»»

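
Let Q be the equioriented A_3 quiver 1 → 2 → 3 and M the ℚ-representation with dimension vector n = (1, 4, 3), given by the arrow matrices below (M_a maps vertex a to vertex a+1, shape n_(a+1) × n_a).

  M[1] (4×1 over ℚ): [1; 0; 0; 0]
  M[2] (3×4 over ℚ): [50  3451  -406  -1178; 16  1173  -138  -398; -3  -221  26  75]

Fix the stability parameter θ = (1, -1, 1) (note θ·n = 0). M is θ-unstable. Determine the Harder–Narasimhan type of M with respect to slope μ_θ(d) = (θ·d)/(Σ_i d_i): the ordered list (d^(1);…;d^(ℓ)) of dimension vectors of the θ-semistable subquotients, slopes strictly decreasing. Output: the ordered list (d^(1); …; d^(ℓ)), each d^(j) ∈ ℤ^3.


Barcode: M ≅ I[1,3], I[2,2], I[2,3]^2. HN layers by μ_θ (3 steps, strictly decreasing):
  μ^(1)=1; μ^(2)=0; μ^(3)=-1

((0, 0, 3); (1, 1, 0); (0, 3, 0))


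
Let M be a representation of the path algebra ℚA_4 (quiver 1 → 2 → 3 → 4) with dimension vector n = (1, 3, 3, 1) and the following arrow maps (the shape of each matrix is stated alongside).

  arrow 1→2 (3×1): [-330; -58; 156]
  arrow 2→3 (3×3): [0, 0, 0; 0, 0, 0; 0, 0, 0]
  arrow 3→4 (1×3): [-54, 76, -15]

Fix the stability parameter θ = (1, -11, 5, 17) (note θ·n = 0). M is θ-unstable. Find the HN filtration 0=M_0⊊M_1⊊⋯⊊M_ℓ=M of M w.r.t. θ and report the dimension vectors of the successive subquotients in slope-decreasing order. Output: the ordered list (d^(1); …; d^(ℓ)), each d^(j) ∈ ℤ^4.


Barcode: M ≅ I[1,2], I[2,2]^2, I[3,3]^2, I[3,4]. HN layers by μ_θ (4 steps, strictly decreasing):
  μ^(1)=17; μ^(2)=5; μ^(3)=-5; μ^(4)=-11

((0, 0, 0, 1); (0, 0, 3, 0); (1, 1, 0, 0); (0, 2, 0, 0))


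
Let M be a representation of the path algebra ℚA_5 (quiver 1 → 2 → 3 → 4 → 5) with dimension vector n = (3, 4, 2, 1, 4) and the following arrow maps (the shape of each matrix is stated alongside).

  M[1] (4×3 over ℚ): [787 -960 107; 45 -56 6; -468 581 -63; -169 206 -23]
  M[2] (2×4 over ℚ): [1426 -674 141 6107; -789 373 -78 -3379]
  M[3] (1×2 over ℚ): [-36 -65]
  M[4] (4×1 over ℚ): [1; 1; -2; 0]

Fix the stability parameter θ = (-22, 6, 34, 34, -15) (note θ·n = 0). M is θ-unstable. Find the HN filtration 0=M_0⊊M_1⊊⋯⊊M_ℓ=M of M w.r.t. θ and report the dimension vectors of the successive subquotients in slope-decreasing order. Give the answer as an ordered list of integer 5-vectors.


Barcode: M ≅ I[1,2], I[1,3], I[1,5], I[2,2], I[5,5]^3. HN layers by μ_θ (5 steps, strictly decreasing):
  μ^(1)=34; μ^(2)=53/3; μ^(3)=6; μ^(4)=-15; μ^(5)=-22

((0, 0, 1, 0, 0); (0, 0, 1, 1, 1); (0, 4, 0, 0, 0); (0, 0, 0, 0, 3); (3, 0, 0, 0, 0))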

««
»»

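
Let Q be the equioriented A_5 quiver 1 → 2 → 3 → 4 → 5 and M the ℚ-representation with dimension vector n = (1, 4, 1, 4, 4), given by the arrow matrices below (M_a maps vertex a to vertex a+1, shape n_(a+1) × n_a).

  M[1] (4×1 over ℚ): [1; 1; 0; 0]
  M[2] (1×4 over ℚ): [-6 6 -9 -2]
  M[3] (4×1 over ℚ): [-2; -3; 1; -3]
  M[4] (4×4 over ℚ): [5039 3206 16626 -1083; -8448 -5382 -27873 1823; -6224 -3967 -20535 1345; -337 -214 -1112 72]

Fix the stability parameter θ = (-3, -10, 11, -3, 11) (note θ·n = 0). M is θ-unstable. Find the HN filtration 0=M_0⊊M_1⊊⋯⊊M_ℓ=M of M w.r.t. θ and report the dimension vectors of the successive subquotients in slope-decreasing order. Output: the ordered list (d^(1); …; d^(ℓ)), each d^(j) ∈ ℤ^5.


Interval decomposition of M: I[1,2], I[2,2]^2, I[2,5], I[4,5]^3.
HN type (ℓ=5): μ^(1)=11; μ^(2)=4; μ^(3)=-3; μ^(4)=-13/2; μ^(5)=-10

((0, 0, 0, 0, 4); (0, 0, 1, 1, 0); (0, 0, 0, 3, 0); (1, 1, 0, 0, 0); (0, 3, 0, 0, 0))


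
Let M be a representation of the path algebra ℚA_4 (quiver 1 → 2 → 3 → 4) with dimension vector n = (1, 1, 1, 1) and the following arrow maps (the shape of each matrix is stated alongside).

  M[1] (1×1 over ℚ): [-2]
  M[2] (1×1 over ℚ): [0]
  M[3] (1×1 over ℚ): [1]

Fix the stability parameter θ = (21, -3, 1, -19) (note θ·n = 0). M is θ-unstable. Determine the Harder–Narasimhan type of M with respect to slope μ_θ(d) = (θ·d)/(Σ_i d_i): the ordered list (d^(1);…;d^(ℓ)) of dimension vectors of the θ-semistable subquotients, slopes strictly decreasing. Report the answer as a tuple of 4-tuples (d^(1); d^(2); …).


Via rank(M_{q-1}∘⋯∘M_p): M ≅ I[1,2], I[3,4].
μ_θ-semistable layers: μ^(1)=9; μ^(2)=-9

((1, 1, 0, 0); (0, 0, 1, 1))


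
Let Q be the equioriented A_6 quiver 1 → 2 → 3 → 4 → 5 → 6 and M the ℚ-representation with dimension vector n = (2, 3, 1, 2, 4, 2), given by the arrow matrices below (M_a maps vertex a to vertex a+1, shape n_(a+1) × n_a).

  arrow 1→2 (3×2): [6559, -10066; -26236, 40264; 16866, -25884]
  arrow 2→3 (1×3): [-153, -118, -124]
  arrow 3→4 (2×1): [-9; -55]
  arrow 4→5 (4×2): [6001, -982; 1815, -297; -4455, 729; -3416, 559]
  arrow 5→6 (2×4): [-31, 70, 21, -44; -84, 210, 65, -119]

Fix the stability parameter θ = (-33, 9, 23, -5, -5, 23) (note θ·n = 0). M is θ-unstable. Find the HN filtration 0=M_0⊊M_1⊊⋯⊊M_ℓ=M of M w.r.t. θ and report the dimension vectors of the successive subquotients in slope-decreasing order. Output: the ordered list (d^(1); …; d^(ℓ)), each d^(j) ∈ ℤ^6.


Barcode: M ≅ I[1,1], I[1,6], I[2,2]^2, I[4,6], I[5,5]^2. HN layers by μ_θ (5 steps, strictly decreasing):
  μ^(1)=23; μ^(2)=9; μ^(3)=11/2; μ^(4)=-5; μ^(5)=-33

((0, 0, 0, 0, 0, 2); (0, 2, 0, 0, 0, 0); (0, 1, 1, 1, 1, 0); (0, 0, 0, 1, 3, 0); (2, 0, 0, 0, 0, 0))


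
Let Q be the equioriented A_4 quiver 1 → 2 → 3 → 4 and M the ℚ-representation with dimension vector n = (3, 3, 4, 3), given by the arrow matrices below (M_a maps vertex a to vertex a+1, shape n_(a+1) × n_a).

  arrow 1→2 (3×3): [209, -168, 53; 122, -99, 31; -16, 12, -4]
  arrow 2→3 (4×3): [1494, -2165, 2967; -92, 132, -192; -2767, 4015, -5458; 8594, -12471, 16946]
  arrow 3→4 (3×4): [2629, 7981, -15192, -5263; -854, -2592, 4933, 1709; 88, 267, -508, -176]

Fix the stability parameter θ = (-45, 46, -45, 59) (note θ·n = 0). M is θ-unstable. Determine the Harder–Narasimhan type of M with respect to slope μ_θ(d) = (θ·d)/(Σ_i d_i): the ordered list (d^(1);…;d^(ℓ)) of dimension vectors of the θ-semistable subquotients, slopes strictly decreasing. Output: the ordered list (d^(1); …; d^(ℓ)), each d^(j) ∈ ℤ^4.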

««
»»

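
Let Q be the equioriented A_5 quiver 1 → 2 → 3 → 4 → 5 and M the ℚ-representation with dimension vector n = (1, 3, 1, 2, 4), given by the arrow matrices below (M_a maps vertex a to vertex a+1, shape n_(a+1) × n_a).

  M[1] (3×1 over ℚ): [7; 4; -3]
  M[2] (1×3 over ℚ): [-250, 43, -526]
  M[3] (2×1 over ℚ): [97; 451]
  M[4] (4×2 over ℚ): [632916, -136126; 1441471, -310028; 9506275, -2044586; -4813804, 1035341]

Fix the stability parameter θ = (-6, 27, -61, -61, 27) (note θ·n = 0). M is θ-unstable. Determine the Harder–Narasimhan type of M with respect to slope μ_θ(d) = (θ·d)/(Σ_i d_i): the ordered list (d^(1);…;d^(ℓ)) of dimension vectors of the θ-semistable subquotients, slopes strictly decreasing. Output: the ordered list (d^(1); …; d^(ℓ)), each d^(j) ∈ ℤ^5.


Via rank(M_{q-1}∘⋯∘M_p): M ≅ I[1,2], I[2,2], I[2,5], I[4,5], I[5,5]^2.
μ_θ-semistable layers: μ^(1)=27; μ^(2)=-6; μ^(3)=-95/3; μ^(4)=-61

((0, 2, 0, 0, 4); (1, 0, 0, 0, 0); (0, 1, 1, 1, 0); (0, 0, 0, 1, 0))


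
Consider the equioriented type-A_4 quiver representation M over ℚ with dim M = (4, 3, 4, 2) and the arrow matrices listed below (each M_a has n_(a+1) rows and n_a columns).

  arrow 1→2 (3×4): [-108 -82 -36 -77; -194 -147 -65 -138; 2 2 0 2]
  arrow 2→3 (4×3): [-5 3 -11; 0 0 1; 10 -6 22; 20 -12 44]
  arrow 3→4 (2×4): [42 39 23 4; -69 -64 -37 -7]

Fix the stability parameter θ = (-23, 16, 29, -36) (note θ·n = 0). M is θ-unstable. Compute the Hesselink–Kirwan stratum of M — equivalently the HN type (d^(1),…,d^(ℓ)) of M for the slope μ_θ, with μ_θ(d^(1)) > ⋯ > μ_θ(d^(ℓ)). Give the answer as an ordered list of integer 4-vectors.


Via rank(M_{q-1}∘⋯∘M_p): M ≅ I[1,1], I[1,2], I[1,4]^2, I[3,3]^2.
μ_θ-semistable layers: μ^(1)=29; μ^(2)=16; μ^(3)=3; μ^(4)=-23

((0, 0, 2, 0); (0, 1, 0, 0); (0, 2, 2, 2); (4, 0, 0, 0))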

««

* [What is being asked]: Could you restate word for word the lines above, from the one that contains "M[2] (1×4 over ℚ): [-6 6 -9 -2]" through the one that contains "arrow 5→6 (2×4): [-31, 70, 21, -44;", and no others?

* [Response to this task]:
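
  M[2] (1×4 over ℚ): [-6 6 -9 -2]
  M[3] (4×1 over ℚ): [-2; -3; 1; -3]
  M[4] (4×4 over ℚ): [5039 3206 16626 -1083; -8448 -5382 -27873 1823; -6224 -3967 -20535 1345; -337 -214 -1112 72]

Fix the stability parameter θ = (-3, -10, 11, -3, 11) (note θ·n = 0). M is θ-unstable. Find the HN filtration 0=M_0⊊M_1⊊⋯⊊M_ℓ=M of M w.r.t. θ and report the dimension vectors of the successive subquotients in slope-decreasing order. Output: the ordered list (d^(1); …; d^(ℓ)), each d^(j) ∈ ℤ^5.


Interval decomposition of M: I[1,2], I[2,2]^2, I[2,5], I[4,5]^3.
HN type (ℓ=5): μ^(1)=11; μ^(2)=4; μ^(3)=-3; μ^(4)=-13/2; μ^(5)=-10

((0, 0, 0, 0, 4); (0, 0, 1, 1, 0); (0, 0, 0, 3, 0); (1, 1, 0, 0, 0); (0, 3, 0, 0, 0))


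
Let M be a representation of the path algebra ℚA_4 (quiver 1 → 2 → 3 → 4) with dimension vector n = (1, 1, 1, 1) and the following arrow maps (the shape of each matrix is stated alongside).

  M[1] (1×1 over ℚ): [-2]
  M[2] (1×1 over ℚ): [0]
  M[3] (1×1 over ℚ): [1]

Fix the stability parameter θ = (21, -3, 1, -19) (note θ·n = 0). M is θ-unstable. Determine the Harder–Narasimhan type of M with respect to slope μ_θ(d) = (θ·d)/(Σ_i d_i): the ordered list (d^(1);…;d^(ℓ)) of dimension vectors of the θ-semistable subquotients, slopes strictly decreasing. Report the answer as a tuple of 4-tuples (d^(1); d^(2); …).


Via rank(M_{q-1}∘⋯∘M_p): M ≅ I[1,2], I[3,4].
μ_θ-semistable layers: μ^(1)=9; μ^(2)=-9

((1, 1, 0, 0); (0, 0, 1, 1))


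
Let Q be the equioriented A_6 quiver 1 → 2 → 3 → 4 → 5 → 6 and M the ℚ-representation with dimension vector n = (2, 3, 1, 2, 4, 2), given by the arrow matrices below (M_a maps vertex a to vertex a+1, shape n_(a+1) × n_a).

  arrow 1→2 (3×2): [6559, -10066; -26236, 40264; 16866, -25884]
  arrow 2→3 (1×3): [-153, -118, -124]
  arrow 3→4 (2×1): [-9; -55]
  arrow 4→5 (4×2): [6001, -982; 1815, -297; -4455, 729; -3416, 559]
  arrow 5→6 (2×4): [-31, 70, 21, -44; -84, 210, 65, -119]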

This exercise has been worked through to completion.